• [Your task]: Every record below, from the first line to the last, is to be set down again exactly.

(Beginning of Dataset)

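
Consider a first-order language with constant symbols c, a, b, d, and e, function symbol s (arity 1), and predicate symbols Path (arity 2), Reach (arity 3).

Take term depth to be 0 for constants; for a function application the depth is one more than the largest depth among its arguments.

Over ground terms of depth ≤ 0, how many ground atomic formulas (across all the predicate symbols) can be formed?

150

First count ground terms of depth ≤ 0.
Let N_k = |{terms of depth ≤ k}|. Then N_0 = 5 and N_k = 5 + N_{k-1} for k ≥ 1 (one summand per function symbol, arity giving the exponent).
N_0 = 5
So |H| = 5.
Ground atoms are formed by filling each argument slot of a predicate with a term from H, so an r-ary predicate gives |H|^r atoms:
  Path: 5^2 = 25;  Reach: 5^3 = 125
Total ground atoms: 25 + 125 = 150.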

(End of Dataset)

• [Answer to the exercise]:
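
Consider a first-order language with constant symbols c, a, b, d, and e, function symbol s (arity 1), and predicate symbols Path (arity 2), Reach (arity 3).

Take term depth to be 0 for constants; for a function application the depth is one more than the largest depth among its arguments.

Over ground terms of depth ≤ 0, how many ground atomic formulas (across all the predicate symbols) can be formed?

150

First count ground terms of depth ≤ 0.
Let N_k = |{terms of depth ≤ k}|. Then N_0 = 5 and N_k = 5 + N_{k-1} for k ≥ 1 (one summand per function symbol, arity giving the exponent).
N_0 = 5
So |H| = 5.
Ground atoms are formed by filling each argument slot of a predicate with a term from H, so an r-ary predicate gives |H|^r atoms:
  Path: 5^2 = 25;  Reach: 5^3 = 125
Total ground atoms: 25 + 125 = 150.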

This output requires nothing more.